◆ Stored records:
——

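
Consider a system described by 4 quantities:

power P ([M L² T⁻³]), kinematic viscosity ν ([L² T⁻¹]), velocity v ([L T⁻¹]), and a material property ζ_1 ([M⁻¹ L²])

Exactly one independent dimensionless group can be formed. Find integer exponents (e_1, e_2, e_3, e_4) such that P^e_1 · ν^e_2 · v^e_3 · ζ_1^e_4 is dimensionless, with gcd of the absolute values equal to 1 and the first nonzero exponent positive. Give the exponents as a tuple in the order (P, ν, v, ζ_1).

(1, -1, -2, 1)

M: e_1·(1) + e_2·(0) + e_3·(0) + e_4·(-1) = 0
L: e_1·(2) + e_2·(2) + e_3·(1) + e_4·(2) = 0
T: e_1·(-3) + e_2·(-1) + e_3·(-1) + e_4·(0) = 0
Solving this homogeneous linear system for the smallest-integer solution (first nonzero entry positive) gives (1, -1, -2, 1).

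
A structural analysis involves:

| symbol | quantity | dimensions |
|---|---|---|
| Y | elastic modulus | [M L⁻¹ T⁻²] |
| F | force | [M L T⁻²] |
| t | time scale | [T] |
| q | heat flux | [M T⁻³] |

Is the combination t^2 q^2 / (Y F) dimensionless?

yes

Sum the exponent of each base dimension across the product:
  M: −[Y]_M − [F]_M + 2·[t]_M + 2·[q]_M = −(1) − (1) + 2·(0) + 2·(1) = 0
  L: −[Y]_L − [F]_L + 2·[t]_L + 2·[q]_L = −(-1) − (1) + 2·(0) + 2·(0) = 0
  T: −[Y]_T − [F]_T + 2·[t]_T + 2·[q]_T = −(-2) − (-2) + 2·(1) + 2·(-3) = 0
All base exponents vanish — dimensionless.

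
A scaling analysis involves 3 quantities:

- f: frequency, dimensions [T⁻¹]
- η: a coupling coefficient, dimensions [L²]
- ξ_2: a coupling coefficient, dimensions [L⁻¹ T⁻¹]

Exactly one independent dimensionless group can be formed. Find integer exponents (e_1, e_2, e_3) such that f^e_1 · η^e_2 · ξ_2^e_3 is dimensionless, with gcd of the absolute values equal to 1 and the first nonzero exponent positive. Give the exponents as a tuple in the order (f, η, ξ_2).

(2, -1, -2)

L: e_1·(0) + e_2·(2) + e_3·(-1) = 0
T: e_1·(-1) + e_2·(0) + e_3·(-1) = 0
Solving this homogeneous linear system for the smallest-integer solution (first nonzero entry positive) gives (2, -1, -2).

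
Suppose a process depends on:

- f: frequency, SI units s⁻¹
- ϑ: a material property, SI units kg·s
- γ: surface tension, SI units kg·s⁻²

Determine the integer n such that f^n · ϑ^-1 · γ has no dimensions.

Balance the T exponent: (-1)·n from f, plus −(1) + (-2) = -3 from the rest, must sum to zero.
−n − 3 = 0, so n = -3.

-3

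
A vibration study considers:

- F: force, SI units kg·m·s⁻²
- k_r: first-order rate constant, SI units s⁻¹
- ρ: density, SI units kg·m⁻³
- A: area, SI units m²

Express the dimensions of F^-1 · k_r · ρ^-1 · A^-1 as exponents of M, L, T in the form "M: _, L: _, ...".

Collect each base-dimension exponent across the product:
  M: −(1) + (0) − (1) − (0) = -2
  L: −(1) + (0) − (-3) − (2) = 0
  T: −(-2) + (-1) − (0) − (0) = 1
So the dimensions are [M⁻² T].

M: -2, L: 0, T: 1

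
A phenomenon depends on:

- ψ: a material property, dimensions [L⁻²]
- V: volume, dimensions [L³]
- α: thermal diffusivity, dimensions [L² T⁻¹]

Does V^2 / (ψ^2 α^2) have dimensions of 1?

Sum the exponent of each base dimension across the product:
  L: −2·[ψ]_L + 2·[V]_L − 2·[α]_L = −2·(-2) + 2·(3) − 2·(2) = 6
  T: −2·[ψ]_T + 2·[V]_T − 2·[α]_T = −2·(0) + 2·(0) − 2·(-1) = 2
Net dimensions [L⁶ T²] ≠ [1] — not dimensionless.

no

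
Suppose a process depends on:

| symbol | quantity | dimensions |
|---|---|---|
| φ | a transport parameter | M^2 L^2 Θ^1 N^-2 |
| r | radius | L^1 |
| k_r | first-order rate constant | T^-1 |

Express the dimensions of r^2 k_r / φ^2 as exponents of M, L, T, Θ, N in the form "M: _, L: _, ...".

M: -4, L: -2, T: -1, Θ: -2, N: 4

Collect each base-dimension exponent across the product:
  M: −2·(2) + 2·(0) + (0) = -4
  L: −2·(2) + 2·(1) + (0) = -2
  T: −2·(0) + 2·(0) + (-1) = -1
  Θ: −2·(1) + 2·(0) + (0) = -2
  N: −2·(-2) + 2·(0) + (0) = 4
So the dimensions are [M⁻⁴ L⁻² T⁻¹ Θ⁻² N⁴].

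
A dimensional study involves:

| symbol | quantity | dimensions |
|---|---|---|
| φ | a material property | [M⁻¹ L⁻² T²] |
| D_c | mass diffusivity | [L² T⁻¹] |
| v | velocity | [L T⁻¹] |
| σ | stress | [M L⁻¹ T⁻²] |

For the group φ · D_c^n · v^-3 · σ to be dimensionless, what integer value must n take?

3

Balance the L exponent: (2)·n from D_c, plus (-2) − 3·(1) + (-1) = -6 from the rest, must sum to zero.
2n − 6 = 0, so n = 3.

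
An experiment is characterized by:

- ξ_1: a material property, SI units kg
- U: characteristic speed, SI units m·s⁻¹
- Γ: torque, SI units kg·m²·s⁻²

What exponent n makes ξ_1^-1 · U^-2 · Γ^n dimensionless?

Balance the M exponent: (1)·n from Γ, plus −(1) − 2·(0) = -1 from the rest, must sum to zero.
n − 1 = 0, so n = 1.

1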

——

◆ WHAT THIS TASK INVOLVES:
Nothing but the lines from the beginning of the records through the line with "flux | [M T⁻³] |" should appear, each printed exactly.

◆ ANSWER:
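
Consider a system described by 4 quantities:

power P ([M L² T⁻³]), kinematic viscosity ν ([L² T⁻¹]), velocity v ([L T⁻¹]), and a material property ζ_1 ([M⁻¹ L²])

Exactly one independent dimensionless group can be formed. Find integer exponents (e_1, e_2, e_3, e_4) such that P^e_1 · ν^e_2 · v^e_3 · ζ_1^e_4 is dimensionless, with gcd of the absolute values equal to 1 and the first nonzero exponent positive. Give the exponents as a tuple in the order (P, ν, v, ζ_1).

(1, -1, -2, 1)

M: e_1·(1) + e_2·(0) + e_3·(0) + e_4·(-1) = 0
L: e_1·(2) + e_2·(2) + e_3·(1) + e_4·(2) = 0
T: e_1·(-3) + e_2·(-1) + e_3·(-1) + e_4·(0) = 0
Solving this homogeneous linear system for the smallest-integer solution (first nonzero entry positive) gives (1, -1, -2, 1).

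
A structural analysis involves:

| symbol | quantity | dimensions |
|---|---|---|
| Y | elastic modulus | [M L⁻¹ T⁻²] |
| F | force | [M L T⁻²] |
| t | time scale | [T] |
| q | heat flux | [M T⁻³] |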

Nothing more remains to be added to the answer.